# ASSIGNED TASK:
Below is a listing; restate from it, character for character, the lines beginning at the line holding "Let X be nonnegative with E[X] = 3." and ending at the line holding "The *alteration method*", both included.

# DATA RECORDS:
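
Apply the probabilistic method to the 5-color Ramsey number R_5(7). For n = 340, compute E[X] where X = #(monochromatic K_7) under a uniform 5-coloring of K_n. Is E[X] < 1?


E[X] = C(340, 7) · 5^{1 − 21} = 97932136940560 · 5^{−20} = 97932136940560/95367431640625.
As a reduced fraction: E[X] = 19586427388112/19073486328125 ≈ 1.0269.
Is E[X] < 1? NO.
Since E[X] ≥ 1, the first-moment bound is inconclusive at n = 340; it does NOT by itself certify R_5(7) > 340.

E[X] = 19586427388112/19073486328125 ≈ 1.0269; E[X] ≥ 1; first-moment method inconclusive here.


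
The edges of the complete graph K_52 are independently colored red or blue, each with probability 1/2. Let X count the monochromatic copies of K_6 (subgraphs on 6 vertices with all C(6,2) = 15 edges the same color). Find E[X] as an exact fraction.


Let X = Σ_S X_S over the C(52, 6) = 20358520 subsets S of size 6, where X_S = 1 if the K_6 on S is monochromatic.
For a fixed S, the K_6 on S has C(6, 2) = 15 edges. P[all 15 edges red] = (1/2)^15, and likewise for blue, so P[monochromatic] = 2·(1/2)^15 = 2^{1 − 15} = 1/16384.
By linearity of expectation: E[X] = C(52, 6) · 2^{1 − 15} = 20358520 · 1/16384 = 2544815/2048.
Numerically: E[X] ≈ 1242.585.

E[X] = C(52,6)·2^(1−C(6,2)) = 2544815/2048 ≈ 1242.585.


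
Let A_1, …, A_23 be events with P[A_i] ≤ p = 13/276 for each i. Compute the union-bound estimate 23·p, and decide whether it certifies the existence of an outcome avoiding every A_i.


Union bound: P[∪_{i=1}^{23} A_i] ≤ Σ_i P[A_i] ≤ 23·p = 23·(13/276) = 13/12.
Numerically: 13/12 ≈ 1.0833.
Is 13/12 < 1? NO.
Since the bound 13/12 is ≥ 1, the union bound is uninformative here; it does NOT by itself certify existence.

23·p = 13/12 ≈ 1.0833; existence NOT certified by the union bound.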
==
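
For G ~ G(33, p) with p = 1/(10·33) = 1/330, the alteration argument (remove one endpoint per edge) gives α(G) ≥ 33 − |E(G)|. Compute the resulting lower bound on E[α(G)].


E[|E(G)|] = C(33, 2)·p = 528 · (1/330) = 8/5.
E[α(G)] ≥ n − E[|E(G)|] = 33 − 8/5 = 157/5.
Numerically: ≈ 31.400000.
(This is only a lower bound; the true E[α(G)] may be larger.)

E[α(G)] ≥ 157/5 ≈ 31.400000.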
--
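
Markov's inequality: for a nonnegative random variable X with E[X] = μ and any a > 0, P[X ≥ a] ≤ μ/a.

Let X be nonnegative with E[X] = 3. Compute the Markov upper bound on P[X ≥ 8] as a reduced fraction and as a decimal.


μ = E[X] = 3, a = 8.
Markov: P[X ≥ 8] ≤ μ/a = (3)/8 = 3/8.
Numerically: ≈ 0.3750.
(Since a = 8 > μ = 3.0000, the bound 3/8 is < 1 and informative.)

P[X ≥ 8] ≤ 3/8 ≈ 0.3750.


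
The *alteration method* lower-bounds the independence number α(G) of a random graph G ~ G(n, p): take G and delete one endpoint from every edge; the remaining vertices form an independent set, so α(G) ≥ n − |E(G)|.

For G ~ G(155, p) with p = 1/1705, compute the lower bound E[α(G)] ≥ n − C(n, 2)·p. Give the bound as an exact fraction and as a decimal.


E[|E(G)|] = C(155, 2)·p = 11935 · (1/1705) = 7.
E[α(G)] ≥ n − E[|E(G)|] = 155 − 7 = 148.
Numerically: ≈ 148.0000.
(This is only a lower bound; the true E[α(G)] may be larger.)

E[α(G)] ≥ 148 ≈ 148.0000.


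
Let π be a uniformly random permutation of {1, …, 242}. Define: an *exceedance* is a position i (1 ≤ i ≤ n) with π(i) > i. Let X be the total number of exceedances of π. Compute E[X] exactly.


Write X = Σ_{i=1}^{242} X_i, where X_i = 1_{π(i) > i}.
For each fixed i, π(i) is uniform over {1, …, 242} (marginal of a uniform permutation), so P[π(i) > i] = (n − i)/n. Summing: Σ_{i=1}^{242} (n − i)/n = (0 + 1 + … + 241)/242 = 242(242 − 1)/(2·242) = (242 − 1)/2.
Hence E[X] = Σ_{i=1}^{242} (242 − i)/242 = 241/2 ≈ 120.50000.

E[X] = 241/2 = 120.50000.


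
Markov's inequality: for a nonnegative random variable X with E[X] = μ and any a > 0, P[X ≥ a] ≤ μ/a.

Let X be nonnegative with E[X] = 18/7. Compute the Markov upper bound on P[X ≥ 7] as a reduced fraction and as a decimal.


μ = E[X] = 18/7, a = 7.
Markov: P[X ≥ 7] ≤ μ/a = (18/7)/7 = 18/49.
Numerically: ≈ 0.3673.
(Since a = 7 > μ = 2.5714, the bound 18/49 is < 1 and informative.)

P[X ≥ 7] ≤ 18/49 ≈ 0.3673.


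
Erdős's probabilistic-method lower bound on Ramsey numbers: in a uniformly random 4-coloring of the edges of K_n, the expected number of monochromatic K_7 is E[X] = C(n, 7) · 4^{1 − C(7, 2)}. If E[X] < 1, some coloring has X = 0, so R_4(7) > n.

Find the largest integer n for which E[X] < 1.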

# TASK SOLUTION:
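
Let X be nonnegative with E[X] = 3. Compute the Markov upper bound on P[X ≥ 8] as a reduced fraction and as a decimal.


μ = E[X] = 3, a = 8.
Markov: P[X ≥ 8] ≤ μ/a = (3)/8 = 3/8.
Numerically: ≈ 0.3750.
(Since a = 8 > μ = 3.0000, the bound 3/8 is < 1 and informative.)

P[X ≥ 8] ≤ 3/8 ≈ 0.3750.


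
The *alteration method* lower-bounds the independence number α(G) of a random graph G ~ G(n, p): take G and delete one endpoint from every edge; the remaining vertices form an independent set, so α(G) ≥ n − |E(G)|.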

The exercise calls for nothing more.